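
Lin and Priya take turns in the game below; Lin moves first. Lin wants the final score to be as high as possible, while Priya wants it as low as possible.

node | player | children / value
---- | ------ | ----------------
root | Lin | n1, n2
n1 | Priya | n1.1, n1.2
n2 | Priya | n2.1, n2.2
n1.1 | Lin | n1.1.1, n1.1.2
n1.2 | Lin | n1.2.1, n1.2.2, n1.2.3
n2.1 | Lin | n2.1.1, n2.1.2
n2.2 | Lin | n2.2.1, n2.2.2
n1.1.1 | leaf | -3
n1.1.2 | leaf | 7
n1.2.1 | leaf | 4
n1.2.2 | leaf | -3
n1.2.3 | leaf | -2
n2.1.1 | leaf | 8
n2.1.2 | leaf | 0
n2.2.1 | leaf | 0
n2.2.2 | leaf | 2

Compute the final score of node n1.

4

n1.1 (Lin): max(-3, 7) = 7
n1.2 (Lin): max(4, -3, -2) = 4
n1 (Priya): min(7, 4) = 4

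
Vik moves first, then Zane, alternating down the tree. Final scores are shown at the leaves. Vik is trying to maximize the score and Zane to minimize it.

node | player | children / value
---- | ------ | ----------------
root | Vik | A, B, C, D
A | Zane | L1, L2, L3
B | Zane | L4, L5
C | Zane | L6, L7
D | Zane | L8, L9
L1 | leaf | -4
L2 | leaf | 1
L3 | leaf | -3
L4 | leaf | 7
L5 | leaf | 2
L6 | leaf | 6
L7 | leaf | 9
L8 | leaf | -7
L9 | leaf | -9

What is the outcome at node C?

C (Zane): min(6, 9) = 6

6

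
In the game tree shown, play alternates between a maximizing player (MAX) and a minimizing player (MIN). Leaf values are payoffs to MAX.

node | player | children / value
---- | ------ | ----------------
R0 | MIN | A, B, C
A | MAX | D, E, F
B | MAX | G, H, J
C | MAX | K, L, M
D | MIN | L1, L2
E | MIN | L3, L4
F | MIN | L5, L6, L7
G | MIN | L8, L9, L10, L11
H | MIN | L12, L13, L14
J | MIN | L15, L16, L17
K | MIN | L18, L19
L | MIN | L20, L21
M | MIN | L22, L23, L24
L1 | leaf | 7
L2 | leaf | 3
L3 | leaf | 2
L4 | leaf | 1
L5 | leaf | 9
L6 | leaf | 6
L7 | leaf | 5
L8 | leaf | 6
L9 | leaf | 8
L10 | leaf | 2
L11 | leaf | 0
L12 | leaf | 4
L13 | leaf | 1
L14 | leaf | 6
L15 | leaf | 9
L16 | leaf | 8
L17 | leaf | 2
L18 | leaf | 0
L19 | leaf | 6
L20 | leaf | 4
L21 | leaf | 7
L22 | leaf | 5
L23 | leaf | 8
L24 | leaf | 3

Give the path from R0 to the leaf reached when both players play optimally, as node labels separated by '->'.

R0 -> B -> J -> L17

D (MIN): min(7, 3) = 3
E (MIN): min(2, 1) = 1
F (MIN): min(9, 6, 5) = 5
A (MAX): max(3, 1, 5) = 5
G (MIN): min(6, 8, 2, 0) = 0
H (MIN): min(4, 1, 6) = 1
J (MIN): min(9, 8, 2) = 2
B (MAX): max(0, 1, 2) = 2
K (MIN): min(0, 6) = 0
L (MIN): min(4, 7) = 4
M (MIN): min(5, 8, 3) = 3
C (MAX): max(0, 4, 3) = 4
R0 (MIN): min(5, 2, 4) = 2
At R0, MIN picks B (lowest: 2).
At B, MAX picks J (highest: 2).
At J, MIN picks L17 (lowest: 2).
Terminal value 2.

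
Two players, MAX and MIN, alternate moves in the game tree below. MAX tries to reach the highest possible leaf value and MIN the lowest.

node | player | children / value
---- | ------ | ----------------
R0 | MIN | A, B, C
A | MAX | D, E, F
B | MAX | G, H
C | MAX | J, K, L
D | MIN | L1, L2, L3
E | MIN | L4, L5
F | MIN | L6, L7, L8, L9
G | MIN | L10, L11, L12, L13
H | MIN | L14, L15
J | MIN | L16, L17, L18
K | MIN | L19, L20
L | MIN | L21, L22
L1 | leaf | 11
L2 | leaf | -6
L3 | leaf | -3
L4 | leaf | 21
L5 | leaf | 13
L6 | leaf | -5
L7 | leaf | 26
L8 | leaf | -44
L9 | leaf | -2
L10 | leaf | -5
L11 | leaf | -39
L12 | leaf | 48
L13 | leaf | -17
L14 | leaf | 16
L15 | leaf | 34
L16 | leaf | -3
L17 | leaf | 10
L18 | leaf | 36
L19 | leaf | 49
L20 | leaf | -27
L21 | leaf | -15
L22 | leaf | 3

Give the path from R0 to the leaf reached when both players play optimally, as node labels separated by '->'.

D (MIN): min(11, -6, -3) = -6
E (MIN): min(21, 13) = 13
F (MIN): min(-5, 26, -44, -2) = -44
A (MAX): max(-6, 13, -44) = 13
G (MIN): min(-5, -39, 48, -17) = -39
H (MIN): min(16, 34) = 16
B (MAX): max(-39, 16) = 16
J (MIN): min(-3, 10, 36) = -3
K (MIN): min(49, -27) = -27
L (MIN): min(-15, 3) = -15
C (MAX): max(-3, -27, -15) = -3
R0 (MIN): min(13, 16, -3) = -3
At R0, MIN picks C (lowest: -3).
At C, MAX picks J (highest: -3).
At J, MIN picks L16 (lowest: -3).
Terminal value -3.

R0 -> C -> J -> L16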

ACTION ITEM —
All of the entries must be quoted exactly; please include each one.

RESULT BELOW —
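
Lin and Priya take turns in the game below; Lin moves first. Lin wants the final score to be as high as possible, while Priya wants it as low as possible.

node | player | children / value
---- | ------ | ----------------
root | Lin | n1, n2
n1 | Priya | n1.1, n1.2
n2 | Priya | n2.1, n2.2
n1.1 | Lin | n1.1.1, n1.1.2
n1.2 | Lin | n1.2.1, n1.2.2, n1.2.3
n2.1 | Lin | n2.1.1, n2.1.2
n2.2 | Lin | n2.2.1, n2.2.2
n1.1.1 | leaf | -3
n1.1.2 | leaf | 7
n1.2.1 | leaf | 4
n1.2.2 | leaf | -3
n1.2.3 | leaf | -2
n2.1.1 | leaf | 8
n2.1.2 | leaf | 0
n2.2.1 | leaf | 0
n2.2.2 | leaf | 2

Compute the final score of node n1.

4

n1.1 (Lin): max(-3, 7) = 7
n1.2 (Lin): max(4, -3, -2) = 4
n1 (Priya): min(7, 4) = 4

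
Vik moves first, then Zane, alternating down the tree. Final scores are shown at the leaves. Vik is trying to maximize the score and Zane to minimize it.

node | player | children / value
---- | ------ | ----------------
root | Vik | A, B, C, D
A | Zane | L1, L2, L3
B | Zane | L4, L5
C | Zane | L6, L7
D | Zane | L8, L9
L1 | leaf | -4
L2 | leaf | 1
L3 | leaf | -3
L4 | leaf | 7
L5 | leaf | 2
L6 | leaf | 6
L7 | leaf | 9
L8 | leaf | -7
L9 | leaf | -9

What is the outcome at node C?

C (Zane): min(6, 9) = 6

6

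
In the game tree shown, play alternates between a maximizing player (MAX) and a minimizing player (MIN). Leaf values are payoffs to MAX.

node | player | children / value
---- | ------ | ----------------
R0 | MIN | A, B, C
A | MAX | D, E, F
B | MAX | G, H, J
C | MAX | K, L, M
D | MIN | L1, L2
E | MIN | L3, L4
F | MIN | L5, L6, L7
G | MIN | L8, L9, L10, L11
H | MIN | L12, L13, L14
J | MIN | L15, L16, L17
K | MIN | L18, L19
L | MIN | L20, L21
M | MIN | L22, L23, L24
L1 | leaf | 7
L2 | leaf | 3
L3 | leaf | 2
L4 | leaf | 1
L5 | leaf | 9
L6 | leaf | 6
L7 | leaf | 5
L8 | leaf | 6
L9 | leaf | 8
L10 | leaf | 2
L11 | leaf | 0
L12 | leaf | 4
L13 | leaf | 1
L14 | leaf | 6
L15 | leaf | 9
L16 | leaf | 8
L17 | leaf | 2
L18 | leaf | 0
L19 | leaf | 6
L20 | leaf | 4
L21 | leaf | 7
L22 | leaf | 5
L23 | leaf | 8
L24 | leaf | 3

Give the path from R0 to the leaf reached when both players play optimally, as node labels separated by '->'.

R0 -> B -> J -> L17

D (MIN): min(7, 3) = 3
E (MIN): min(2, 1) = 1
F (MIN): min(9, 6, 5) = 5
A (MAX): max(3, 1, 5) = 5
G (MIN): min(6, 8, 2, 0) = 0
H (MIN): min(4, 1, 6) = 1
J (MIN): min(9, 8, 2) = 2
B (MAX): max(0, 1, 2) = 2
K (MIN): min(0, 6) = 0
L (MIN): min(4, 7) = 4
M (MIN): min(5, 8, 3) = 3
C (MAX): max(0, 4, 3) = 4
R0 (MIN): min(5, 2, 4) = 2
At R0, MIN picks B (lowest: 2).
At B, MAX picks J (highest: 2).
At J, MIN picks L17 (lowest: 2).
Terminal value 2.

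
Two players, MAX and MIN, alternate moves in the game tree below. MAX tries to reach the highest possible leaf value and MIN the lowest.

node | player | children / value
---- | ------ | ----------------
R0 | MIN | A, B, C
A | MAX | D, E, F
B | MAX | G, H
C | MAX | J, K, L
D | MIN | L1, L2, L3
E | MIN | L4, L5
F | MIN | L6, L7, L8, L9
G | MIN | L10, L11, L12, L13
H | MIN | L14, L15
J | MIN | L16, L17, L18
K | MIN | L19, L20
L | MIN | L21, L22
L1 | leaf | 11
L2 | leaf | -6
L3 | leaf | -3
L4 | leaf | 21
L5 | leaf | 13
L6 | leaf | -5
L7 | leaf | 26
L8 | leaf | -44
L9 | leaf | -2
L10 | leaf | -5
L11 | leaf | -39
L12 | leaf | 48
L13 | leaf | -17
L14 | leaf | 16
L15 | leaf | 34
L16 | leaf | -3
L17 | leaf | 10
L18 | leaf | 36
L19 | leaf | 49
L20 | leaf | -27
L21 | leaf | -15
L22 | leaf | 3

Give the path from R0 to the leaf reached when both players play optimally, as node labels separated by '->'.

D (MIN): min(11, -6, -3) = -6
E (MIN): min(21, 13) = 13
F (MIN): min(-5, 26, -44, -2) = -44
A (MAX): max(-6, 13, -44) = 13
G (MIN): min(-5, -39, 48, -17) = -39
H (MIN): min(16, 34) = 16
B (MAX): max(-39, 16) = 16
J (MIN): min(-3, 10, 36) = -3
K (MIN): min(49, -27) = -27
L (MIN): min(-15, 3) = -15
C (MAX): max(-3, -27, -15) = -3
R0 (MIN): min(13, 16, -3) = -3
At R0, MIN picks C (lowest: -3).
At C, MAX picks J (highest: -3).
At J, MIN picks L16 (lowest: -3).
Terminal value -3.

R0 -> C -> J -> L16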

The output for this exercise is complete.